**EXERCISE PROMPT**
Collect every line below that contains the word "Consider".

**DATA PROVIDED**
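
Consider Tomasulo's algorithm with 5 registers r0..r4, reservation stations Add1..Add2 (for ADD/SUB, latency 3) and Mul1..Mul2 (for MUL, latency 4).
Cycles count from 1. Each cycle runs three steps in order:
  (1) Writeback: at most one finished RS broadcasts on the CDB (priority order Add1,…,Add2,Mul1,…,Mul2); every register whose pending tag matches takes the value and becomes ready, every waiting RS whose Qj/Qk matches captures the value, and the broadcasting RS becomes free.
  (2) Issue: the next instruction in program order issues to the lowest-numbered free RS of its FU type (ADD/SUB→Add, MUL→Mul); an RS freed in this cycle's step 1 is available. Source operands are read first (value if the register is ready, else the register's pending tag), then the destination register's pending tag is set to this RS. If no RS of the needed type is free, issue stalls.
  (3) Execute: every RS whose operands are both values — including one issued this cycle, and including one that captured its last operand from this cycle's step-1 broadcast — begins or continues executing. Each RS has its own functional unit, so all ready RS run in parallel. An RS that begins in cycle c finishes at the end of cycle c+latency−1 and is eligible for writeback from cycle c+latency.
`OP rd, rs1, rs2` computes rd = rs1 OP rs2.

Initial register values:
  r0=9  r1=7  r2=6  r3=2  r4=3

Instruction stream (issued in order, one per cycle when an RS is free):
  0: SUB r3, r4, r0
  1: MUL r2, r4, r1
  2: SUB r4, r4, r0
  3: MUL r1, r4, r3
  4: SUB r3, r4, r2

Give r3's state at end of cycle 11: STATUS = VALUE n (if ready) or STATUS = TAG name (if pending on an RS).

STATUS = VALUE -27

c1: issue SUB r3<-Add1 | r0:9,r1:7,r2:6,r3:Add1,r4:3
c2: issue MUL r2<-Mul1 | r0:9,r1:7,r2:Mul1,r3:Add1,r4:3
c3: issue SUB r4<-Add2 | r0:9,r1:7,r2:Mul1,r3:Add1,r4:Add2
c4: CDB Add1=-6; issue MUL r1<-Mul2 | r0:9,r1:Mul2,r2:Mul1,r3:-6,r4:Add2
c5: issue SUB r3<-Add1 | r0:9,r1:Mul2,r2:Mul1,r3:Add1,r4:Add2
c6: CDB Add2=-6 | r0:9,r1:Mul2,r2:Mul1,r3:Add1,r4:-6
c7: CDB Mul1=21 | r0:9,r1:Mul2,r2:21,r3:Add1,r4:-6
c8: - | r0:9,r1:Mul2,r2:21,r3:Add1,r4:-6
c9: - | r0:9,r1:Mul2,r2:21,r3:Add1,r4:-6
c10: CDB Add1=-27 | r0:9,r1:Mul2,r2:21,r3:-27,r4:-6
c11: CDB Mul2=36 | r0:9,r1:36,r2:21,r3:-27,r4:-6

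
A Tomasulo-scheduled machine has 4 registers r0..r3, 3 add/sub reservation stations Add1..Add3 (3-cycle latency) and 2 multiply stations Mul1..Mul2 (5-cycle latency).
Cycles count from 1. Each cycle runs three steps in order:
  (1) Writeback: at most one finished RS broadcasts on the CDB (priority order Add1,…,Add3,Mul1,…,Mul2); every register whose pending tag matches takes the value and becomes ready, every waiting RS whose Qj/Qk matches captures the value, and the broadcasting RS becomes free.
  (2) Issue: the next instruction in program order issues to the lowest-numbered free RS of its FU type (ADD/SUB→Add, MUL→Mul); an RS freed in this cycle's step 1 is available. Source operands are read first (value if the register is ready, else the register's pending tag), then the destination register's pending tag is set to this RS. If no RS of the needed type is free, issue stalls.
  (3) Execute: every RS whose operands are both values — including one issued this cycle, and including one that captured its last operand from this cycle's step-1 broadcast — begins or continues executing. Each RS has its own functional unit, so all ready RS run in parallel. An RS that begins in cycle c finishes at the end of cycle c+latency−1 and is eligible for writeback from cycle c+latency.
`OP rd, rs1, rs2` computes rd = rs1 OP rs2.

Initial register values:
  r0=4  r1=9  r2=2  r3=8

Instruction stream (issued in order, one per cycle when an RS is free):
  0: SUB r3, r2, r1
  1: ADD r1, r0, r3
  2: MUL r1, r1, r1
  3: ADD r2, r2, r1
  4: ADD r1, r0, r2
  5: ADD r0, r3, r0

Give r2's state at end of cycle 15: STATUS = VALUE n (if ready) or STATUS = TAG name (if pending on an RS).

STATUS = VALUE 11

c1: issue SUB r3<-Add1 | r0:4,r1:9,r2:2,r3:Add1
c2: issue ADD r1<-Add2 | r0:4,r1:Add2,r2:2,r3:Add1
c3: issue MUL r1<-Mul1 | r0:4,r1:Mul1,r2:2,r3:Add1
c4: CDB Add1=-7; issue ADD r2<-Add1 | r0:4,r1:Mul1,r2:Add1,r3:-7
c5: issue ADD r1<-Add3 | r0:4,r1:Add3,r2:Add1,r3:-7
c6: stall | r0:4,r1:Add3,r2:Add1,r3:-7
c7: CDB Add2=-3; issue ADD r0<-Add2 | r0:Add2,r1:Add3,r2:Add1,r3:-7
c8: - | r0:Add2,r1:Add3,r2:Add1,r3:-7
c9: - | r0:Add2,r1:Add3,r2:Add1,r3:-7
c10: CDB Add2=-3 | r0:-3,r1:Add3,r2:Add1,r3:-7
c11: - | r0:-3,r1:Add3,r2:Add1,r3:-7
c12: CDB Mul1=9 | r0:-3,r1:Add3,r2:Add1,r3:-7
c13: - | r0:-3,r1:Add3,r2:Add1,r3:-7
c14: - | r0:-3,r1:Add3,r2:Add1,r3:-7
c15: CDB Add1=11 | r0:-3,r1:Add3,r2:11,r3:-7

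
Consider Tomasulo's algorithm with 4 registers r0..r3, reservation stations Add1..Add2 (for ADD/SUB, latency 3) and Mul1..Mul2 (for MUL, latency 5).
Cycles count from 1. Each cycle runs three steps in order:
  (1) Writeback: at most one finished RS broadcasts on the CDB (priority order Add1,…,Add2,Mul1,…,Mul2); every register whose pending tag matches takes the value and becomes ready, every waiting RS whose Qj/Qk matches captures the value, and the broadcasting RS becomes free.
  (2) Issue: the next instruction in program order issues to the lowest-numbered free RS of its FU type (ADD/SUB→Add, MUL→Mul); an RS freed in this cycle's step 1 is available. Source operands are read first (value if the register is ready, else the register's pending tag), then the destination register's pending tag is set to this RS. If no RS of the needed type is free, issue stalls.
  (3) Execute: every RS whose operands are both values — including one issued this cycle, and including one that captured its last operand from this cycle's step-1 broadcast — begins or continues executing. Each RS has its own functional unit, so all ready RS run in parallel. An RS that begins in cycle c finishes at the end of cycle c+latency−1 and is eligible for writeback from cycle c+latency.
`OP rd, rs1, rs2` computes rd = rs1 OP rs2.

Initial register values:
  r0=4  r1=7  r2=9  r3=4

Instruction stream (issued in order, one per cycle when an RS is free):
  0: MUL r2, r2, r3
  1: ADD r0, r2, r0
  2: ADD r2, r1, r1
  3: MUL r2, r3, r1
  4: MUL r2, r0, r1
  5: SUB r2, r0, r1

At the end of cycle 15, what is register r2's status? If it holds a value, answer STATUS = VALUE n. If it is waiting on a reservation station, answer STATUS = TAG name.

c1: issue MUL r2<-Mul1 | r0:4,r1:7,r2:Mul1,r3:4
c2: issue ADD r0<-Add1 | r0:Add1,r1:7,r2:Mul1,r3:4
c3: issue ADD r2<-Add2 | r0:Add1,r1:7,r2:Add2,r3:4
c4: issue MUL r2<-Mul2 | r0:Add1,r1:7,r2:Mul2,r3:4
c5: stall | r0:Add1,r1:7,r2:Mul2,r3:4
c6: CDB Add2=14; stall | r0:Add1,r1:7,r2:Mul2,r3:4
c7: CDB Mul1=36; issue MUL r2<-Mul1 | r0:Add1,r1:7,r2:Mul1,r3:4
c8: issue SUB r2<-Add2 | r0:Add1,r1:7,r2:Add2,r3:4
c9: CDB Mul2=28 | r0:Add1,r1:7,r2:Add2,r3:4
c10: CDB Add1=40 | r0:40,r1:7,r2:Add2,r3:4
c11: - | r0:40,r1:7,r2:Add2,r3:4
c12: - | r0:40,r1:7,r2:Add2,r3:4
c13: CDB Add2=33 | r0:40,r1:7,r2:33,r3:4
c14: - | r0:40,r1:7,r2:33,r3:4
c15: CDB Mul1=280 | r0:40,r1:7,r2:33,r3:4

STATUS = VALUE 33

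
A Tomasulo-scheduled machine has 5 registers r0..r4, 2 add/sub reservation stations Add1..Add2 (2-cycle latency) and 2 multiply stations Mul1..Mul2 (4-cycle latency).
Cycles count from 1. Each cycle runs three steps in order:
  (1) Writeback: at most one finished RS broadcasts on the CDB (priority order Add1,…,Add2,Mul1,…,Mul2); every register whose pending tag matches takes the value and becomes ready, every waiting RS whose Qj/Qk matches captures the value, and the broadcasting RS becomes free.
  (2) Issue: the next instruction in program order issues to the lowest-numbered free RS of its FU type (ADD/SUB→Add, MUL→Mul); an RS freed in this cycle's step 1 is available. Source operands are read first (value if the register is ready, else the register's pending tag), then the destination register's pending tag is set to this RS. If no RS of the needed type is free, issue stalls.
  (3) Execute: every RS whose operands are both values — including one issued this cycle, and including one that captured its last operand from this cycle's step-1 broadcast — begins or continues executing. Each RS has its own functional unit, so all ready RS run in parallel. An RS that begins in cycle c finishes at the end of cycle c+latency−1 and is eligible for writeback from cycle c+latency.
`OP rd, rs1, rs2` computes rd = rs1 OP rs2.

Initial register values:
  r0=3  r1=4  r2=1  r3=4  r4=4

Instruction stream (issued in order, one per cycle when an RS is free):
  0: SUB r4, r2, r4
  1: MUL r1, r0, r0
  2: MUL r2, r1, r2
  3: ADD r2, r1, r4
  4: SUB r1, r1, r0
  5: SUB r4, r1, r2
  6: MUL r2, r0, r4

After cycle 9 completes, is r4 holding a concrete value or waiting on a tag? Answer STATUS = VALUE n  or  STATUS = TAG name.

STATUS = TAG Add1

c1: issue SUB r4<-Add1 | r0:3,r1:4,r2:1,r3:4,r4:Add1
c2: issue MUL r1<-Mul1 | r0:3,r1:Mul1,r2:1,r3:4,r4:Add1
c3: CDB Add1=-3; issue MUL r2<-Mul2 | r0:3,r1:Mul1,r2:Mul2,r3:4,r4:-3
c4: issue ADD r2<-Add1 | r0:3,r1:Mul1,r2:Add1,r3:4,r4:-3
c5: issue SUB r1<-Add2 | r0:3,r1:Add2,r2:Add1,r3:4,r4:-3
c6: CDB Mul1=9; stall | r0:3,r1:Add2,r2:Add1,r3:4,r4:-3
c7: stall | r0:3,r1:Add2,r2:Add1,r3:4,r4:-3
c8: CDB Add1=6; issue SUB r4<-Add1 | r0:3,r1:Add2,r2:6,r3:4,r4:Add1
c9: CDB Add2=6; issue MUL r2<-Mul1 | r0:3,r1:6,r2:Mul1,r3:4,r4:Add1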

**EXERCISE ANSWER**
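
Consider Tomasulo's algorithm with 5 registers r0..r4, reservation stations Add1..Add2 (for ADD/SUB, latency 3) and Mul1..Mul2 (for MUL, latency 4).
Consider Tomasulo's algorithm with 4 registers r0..r3, reservation stations Add1..Add2 (for ADD/SUB, latency 3) and Mul1..Mul2 (for MUL, latency 5).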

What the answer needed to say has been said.